===== Record excerpts =====

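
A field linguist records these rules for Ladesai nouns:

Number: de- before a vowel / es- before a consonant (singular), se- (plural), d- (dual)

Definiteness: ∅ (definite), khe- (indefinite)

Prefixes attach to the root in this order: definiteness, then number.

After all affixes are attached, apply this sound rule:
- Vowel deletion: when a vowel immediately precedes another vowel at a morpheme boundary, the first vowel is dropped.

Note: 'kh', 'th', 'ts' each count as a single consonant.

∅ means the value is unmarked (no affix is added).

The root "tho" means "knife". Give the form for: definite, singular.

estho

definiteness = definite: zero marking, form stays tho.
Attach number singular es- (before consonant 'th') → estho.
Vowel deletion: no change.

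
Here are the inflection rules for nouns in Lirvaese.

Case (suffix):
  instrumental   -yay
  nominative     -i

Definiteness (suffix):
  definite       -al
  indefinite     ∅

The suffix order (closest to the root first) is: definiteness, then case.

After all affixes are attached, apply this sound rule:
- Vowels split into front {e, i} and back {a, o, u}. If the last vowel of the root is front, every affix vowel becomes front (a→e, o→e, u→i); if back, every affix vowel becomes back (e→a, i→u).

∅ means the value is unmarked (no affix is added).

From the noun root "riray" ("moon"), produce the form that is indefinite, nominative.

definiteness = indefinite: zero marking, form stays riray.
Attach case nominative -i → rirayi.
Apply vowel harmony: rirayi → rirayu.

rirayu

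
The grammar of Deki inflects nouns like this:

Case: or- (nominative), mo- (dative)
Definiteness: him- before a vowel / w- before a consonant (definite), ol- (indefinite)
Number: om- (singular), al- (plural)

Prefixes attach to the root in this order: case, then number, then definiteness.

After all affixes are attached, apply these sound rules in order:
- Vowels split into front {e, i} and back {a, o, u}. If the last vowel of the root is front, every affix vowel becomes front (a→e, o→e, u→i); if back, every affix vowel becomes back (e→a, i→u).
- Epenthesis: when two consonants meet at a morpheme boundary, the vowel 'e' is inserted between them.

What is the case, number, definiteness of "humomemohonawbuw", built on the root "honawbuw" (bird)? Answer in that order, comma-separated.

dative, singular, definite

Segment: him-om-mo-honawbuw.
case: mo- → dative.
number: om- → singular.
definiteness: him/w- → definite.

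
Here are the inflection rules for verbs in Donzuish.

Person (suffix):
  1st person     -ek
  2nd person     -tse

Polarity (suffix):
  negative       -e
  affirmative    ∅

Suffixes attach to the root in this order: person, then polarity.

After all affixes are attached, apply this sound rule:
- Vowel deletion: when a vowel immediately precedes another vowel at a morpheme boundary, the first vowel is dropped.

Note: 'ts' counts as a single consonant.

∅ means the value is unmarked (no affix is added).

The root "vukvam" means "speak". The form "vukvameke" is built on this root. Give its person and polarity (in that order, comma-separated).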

=====

### Exercise instructions
In the entries above, find each line with the word "these" and copy it.

### Task result
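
A field linguist records these rules for Ladesai nouns:
After all affixes are attached, apply these sound rules in order: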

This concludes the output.